A complete, unaltered copy of the listing is needed. Write it out.

- Opening Delimiter -

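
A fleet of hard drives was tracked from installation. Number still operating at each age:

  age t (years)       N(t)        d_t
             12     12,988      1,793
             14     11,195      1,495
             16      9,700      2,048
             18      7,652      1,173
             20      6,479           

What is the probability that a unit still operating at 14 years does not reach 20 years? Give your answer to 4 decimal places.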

- Closing Delimiter -

Result of the task:
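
A fleet of hard drives was tracked from installation. Number still operating at each age:

  age t (years)       N(t)        d_t
             12     12,988      1,793
             14     11,195      1,495
             16      9,700      2,048
             18      7,652      1,173
             20      6,479           

What is the probability that a unit still operating at 14 years does not reach 20 years? Give your answer to 4 decimal places.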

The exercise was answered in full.